Requirement:
All lines from the one that contains "5 ballots: D" through the final line of the entries must be repeated exactly. No other lines belong in the output.

Dataset records:
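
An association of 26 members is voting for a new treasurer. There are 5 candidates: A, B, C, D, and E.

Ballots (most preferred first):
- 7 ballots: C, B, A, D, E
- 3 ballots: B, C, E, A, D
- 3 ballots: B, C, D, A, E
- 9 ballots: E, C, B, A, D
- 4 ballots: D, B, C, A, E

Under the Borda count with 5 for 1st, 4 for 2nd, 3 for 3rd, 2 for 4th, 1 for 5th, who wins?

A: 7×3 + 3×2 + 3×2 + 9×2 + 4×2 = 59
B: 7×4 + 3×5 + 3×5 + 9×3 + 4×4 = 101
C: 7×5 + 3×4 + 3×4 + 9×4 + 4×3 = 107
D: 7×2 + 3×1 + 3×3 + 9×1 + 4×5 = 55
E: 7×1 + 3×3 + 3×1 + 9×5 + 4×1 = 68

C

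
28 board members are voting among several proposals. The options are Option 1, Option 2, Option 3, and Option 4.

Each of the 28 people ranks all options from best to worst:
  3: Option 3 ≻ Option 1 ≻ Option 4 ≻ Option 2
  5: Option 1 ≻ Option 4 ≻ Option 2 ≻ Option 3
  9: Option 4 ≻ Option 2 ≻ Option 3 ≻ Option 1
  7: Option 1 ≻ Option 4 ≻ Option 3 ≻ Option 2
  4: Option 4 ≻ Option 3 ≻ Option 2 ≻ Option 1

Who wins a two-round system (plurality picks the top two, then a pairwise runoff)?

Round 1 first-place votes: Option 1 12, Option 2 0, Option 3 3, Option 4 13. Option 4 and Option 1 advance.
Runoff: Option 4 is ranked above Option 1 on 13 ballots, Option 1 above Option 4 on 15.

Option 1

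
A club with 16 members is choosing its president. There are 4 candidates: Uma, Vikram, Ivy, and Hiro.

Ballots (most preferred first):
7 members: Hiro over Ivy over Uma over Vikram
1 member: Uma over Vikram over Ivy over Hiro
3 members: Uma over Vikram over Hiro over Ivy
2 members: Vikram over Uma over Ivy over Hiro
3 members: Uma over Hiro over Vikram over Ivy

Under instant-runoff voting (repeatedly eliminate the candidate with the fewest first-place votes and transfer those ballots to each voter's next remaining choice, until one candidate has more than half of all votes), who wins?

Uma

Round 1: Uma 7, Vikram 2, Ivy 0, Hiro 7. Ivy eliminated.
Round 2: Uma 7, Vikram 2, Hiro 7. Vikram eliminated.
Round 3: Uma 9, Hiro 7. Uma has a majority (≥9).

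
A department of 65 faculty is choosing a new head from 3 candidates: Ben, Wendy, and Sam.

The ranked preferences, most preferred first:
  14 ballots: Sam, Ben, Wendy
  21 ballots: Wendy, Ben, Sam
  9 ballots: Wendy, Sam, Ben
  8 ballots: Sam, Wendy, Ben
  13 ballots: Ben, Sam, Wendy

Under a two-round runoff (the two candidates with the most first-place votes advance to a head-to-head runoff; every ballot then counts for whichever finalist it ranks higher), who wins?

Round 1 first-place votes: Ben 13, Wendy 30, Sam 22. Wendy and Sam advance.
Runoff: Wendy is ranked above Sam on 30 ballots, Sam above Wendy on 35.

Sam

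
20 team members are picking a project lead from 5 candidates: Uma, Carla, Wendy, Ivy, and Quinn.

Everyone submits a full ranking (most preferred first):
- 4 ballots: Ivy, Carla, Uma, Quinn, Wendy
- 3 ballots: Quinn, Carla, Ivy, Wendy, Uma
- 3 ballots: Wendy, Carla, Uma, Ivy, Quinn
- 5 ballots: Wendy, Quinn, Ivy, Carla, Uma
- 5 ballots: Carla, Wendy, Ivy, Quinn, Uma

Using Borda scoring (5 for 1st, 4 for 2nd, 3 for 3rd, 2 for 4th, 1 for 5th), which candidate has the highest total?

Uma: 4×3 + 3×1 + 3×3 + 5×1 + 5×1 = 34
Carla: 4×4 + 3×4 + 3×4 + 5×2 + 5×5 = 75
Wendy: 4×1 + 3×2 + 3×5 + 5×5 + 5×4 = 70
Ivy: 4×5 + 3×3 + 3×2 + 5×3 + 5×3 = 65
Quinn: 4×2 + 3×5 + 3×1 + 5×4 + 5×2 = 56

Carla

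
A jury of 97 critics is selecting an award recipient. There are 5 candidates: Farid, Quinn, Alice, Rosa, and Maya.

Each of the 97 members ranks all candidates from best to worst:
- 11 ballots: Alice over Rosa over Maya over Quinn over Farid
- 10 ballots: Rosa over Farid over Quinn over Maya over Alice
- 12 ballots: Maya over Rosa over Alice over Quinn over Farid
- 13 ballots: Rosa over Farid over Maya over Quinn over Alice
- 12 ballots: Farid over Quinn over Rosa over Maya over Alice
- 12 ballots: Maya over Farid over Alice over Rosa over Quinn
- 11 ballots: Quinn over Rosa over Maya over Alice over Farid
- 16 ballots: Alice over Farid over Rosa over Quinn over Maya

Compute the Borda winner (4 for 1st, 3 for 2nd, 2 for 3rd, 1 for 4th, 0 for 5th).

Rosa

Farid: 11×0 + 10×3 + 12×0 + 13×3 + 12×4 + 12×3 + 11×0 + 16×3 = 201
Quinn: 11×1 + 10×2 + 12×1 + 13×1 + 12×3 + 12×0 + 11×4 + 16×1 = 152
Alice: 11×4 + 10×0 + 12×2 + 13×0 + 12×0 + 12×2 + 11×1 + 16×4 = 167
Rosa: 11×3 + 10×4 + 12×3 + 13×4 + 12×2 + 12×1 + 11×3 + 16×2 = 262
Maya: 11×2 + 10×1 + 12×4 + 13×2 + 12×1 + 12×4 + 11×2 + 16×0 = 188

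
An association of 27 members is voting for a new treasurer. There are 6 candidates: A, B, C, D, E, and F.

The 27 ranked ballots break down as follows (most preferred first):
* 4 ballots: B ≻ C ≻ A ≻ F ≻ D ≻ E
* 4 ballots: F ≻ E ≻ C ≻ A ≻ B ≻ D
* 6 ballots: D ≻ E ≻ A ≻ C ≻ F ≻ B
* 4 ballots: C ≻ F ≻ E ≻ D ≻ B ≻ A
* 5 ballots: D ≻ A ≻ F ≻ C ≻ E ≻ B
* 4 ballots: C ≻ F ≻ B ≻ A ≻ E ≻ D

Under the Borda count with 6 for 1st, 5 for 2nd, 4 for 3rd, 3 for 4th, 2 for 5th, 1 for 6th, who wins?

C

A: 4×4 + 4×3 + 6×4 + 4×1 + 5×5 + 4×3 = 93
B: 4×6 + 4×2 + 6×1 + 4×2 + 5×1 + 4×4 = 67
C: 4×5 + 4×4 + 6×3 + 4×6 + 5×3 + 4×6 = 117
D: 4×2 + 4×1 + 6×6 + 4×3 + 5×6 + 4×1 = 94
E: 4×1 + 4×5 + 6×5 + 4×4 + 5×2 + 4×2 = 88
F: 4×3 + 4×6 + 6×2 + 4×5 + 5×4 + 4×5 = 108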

Solution for this task:
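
* 5 ballots: D ≻ A ≻ F ≻ C ≻ E ≻ B
* 4 ballots: C ≻ F ≻ B ≻ A ≻ E ≻ D

Under the Borda count with 6 for 1st, 5 for 2nd, 4 for 3rd, 3 for 4th, 2 for 5th, 1 for 6th, who wins?

C

A: 4×4 + 4×3 + 6×4 + 4×1 + 5×5 + 4×3 = 93
B: 4×6 + 4×2 + 6×1 + 4×2 + 5×1 + 4×4 = 67
C: 4×5 + 4×4 + 6×3 + 4×6 + 5×3 + 4×6 = 117
D: 4×2 + 4×1 + 6×6 + 4×3 + 5×6 + 4×1 = 94
E: 4×1 + 4×5 + 6×5 + 4×4 + 5×2 + 4×2 = 88
F: 4×3 + 4×6 + 6×2 + 4×5 + 5×4 + 4×5 = 108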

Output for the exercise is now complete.